(Recorded information begins)

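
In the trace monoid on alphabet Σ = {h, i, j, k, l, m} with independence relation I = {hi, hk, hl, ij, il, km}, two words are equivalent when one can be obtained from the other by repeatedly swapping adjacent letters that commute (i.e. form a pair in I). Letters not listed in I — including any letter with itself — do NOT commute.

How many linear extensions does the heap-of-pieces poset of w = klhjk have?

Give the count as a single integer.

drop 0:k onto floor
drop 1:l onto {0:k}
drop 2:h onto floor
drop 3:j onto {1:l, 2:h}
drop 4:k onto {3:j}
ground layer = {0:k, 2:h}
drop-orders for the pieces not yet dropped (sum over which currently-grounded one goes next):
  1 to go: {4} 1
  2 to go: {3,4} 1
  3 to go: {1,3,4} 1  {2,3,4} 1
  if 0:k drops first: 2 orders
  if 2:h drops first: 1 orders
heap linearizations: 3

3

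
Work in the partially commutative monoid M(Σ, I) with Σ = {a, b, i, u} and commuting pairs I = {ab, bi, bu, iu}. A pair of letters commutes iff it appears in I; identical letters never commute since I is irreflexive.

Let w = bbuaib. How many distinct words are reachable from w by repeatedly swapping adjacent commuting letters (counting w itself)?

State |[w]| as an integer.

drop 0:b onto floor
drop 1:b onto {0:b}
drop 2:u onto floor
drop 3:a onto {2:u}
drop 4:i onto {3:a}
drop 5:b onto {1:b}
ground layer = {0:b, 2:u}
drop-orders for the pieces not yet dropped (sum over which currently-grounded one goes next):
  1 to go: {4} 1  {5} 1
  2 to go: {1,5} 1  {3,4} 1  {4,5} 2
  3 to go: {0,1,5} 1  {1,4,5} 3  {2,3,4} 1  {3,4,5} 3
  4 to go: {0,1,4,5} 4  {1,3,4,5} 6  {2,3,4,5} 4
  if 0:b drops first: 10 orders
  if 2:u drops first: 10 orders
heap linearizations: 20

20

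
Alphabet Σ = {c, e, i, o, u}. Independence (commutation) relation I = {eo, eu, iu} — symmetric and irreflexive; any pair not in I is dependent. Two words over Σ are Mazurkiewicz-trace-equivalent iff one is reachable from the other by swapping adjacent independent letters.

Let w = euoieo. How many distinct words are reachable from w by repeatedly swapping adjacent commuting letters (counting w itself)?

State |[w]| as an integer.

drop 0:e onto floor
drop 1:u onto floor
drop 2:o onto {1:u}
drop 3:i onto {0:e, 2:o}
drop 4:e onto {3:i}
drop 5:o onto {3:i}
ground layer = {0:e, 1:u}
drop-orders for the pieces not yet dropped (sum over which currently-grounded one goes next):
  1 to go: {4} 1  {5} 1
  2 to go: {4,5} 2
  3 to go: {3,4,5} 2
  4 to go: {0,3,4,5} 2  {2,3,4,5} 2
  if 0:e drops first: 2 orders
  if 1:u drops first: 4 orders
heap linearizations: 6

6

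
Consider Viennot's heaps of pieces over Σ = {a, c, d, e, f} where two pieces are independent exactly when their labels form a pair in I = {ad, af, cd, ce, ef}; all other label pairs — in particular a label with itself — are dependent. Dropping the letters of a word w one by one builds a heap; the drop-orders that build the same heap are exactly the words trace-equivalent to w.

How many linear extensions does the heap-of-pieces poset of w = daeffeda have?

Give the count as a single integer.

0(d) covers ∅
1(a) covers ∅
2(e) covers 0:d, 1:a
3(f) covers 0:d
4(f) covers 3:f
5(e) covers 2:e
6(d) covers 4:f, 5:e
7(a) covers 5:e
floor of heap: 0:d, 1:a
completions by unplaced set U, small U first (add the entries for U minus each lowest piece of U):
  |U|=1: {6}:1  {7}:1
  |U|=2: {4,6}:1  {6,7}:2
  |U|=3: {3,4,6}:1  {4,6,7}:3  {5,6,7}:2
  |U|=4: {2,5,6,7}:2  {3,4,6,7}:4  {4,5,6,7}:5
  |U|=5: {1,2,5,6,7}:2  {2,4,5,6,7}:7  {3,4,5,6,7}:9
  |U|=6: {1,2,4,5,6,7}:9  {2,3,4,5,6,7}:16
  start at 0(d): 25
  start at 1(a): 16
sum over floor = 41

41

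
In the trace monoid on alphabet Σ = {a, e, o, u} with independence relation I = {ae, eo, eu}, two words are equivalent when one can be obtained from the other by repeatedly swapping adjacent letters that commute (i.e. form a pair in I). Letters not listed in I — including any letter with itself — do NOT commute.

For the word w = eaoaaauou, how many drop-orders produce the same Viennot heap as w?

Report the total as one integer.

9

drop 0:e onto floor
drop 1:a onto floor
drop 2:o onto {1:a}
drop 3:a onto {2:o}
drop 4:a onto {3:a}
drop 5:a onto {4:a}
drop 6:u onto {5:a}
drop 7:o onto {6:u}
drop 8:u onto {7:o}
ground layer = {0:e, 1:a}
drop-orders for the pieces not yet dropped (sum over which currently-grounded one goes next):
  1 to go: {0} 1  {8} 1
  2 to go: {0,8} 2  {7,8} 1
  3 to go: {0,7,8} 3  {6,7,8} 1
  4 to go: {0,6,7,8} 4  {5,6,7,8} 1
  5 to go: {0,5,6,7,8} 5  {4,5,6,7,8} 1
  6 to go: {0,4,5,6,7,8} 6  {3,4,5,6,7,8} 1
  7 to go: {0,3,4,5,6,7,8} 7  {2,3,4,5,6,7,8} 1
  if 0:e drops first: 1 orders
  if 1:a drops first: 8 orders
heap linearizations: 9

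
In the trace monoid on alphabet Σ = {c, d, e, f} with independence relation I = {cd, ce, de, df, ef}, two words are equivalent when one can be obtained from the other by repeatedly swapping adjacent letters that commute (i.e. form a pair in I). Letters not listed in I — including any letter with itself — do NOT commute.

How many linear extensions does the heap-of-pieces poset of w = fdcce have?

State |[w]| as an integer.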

(Recorded information ends)

» Task description
All that is wanted is an exact copy of the lines above from the one with "Work in the" through the one with "adjacent independent letters.", with both ends included.

» Answer to this task
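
Work in the partially commutative monoid M(Σ, I) with Σ = {a, b, i, u} and commuting pairs I = {ab, bi, bu, iu}. A pair of letters commutes iff it appears in I; identical letters never commute since I is irreflexive.

Let w = bbuaib. How many distinct words are reachable from w by repeatedly swapping adjacent commuting letters (counting w itself)?

State |[w]| as an integer.

drop 0:b onto floor
drop 1:b onto {0:b}
drop 2:u onto floor
drop 3:a onto {2:u}
drop 4:i onto {3:a}
drop 5:b onto {1:b}
ground layer = {0:b, 2:u}
drop-orders for the pieces not yet dropped (sum over which currently-grounded one goes next):
  1 to go: {4} 1  {5} 1
  2 to go: {1,5} 1  {3,4} 1  {4,5} 2
  3 to go: {0,1,5} 1  {1,4,5} 3  {2,3,4} 1  {3,4,5} 3
  4 to go: {0,1,4,5} 4  {1,3,4,5} 6  {2,3,4,5} 4
  if 0:b drops first: 10 orders
  if 2:u drops first: 10 orders
heap linearizations: 20

20

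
Alphabet Σ = {c, e, i, o, u}. Independence (commutation) relation I = {eo, eu, iu} — symmetric and irreflexive; any pair not in I is dependent. Two words over Σ are Mazurkiewicz-trace-equivalent iff one is reachable from the other by swapping adjacent independent letters.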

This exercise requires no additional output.